== Entries shown

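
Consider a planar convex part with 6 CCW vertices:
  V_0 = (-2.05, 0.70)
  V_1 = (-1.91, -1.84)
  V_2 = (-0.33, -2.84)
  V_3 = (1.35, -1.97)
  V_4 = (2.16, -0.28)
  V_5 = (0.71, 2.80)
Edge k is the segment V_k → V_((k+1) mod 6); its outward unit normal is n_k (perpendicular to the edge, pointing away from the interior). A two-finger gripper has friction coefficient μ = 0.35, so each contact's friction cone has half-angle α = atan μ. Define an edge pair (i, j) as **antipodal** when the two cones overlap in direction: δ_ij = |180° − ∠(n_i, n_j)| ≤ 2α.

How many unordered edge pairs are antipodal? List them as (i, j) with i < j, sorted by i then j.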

====

*What the task asks*:
Output only an exact transcription of the lines above from the one with "V_1 = (-1.91, -1.84)" up to and including the one with "Edge k is the".

*Solved problem*:
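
  V_1 = (-1.91, -1.84)
  V_2 = (-0.33, -2.84)
  V_3 = (1.35, -1.97)
  V_4 = (2.16, -0.28)
  V_5 = (0.71, 2.80)
Edge k is the segment V_k → V_((k+1) mod 6); its outward unit normal is n_k (perpendicular to the edge, pointing away from the interior). A two-finger gripper has friction coefficient μ = 0.35, so each contact's friction cone has half-angle α = atan μ. Define an edge pair (i, j) as **antipodal** when the two cones overlap in direction: δ_ij = |180° − ∠(n_i, n_j)| ≤ 2α.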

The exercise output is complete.